Exercise brief =
Within the records below is a range that opens at the line with "A signal level" and closes at the line with "Two point sources". Return that range word for word, both ends included, and only that range.

Collected data entries:
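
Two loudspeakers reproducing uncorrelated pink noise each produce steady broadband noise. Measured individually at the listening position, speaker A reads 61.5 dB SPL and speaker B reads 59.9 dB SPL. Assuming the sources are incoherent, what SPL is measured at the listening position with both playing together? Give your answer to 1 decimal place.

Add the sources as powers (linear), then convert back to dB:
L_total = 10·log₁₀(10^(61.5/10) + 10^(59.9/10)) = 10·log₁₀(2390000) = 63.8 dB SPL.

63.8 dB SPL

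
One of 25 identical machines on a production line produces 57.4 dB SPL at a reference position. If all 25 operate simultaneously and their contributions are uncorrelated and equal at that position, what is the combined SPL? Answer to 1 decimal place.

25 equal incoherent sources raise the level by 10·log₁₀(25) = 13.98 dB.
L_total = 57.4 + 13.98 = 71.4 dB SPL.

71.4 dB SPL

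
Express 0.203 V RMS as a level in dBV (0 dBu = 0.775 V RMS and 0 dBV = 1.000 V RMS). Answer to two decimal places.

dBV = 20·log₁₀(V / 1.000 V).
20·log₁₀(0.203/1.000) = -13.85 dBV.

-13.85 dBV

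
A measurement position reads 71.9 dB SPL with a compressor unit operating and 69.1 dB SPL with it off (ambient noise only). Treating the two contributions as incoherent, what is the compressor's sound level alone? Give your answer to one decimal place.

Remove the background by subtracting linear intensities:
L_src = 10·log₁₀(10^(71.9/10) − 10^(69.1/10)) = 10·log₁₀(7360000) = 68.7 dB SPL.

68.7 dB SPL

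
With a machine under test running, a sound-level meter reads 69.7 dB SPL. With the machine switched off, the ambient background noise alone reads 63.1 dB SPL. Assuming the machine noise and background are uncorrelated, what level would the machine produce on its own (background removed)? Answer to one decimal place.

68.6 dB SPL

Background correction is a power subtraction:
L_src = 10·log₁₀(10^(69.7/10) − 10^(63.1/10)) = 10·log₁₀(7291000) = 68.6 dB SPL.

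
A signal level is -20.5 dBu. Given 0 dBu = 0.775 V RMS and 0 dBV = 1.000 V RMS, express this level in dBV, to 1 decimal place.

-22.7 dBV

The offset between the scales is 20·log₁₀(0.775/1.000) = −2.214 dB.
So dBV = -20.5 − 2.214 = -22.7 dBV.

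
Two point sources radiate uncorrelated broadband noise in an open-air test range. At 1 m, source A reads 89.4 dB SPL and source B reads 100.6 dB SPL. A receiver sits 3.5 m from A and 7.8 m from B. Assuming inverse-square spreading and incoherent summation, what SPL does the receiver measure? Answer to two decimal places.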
* * *
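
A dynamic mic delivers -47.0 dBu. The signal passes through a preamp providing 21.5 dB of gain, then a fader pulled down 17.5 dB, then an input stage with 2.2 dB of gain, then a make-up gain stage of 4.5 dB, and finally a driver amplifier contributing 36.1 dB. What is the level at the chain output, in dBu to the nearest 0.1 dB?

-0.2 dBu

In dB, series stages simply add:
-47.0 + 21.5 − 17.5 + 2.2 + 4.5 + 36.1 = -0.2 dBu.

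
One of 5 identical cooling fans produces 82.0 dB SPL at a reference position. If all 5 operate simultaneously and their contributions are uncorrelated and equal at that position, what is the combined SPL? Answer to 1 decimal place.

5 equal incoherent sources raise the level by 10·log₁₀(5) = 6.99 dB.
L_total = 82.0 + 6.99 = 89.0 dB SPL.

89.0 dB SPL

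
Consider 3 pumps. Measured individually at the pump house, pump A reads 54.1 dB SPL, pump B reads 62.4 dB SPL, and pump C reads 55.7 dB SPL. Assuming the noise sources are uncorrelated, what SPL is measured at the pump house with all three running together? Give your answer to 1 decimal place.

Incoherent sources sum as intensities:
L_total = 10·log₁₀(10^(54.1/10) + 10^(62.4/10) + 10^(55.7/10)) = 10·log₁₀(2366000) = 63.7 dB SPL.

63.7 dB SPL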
---
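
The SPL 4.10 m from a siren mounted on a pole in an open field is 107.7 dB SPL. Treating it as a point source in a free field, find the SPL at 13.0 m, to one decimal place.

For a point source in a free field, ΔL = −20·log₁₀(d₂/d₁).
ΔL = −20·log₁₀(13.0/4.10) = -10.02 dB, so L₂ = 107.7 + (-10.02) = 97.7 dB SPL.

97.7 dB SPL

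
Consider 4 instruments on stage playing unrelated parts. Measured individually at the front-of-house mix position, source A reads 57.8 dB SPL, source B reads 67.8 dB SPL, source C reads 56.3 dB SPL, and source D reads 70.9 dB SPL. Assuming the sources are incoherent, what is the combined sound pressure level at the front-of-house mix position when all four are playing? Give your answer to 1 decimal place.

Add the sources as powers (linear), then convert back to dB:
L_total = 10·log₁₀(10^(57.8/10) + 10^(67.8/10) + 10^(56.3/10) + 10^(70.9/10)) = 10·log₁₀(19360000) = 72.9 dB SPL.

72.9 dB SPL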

Response for this exercise =
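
A signal level is -20.5 dBu. Given 0 dBu = 0.775 V RMS and 0 dBV = 1.000 V RMS, express this level in dBV, to 1 decimal place.

-22.7 dBV

The offset between the scales is 20·log₁₀(0.775/1.000) = −2.214 dB.
So dBV = -20.5 − 2.214 = -22.7 dBV.

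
Two point sources radiate uncorrelated broadband noise in an open-air test range. At 1 m, source A reads 89.4 dB SPL and source B reads 100.6 dB SPL. A receiver sits 3.5 m from A and 7.8 m from B. Assuming inverse-square spreading and incoherent summation, what SPL does the receiver measure? Answer to two decimal places.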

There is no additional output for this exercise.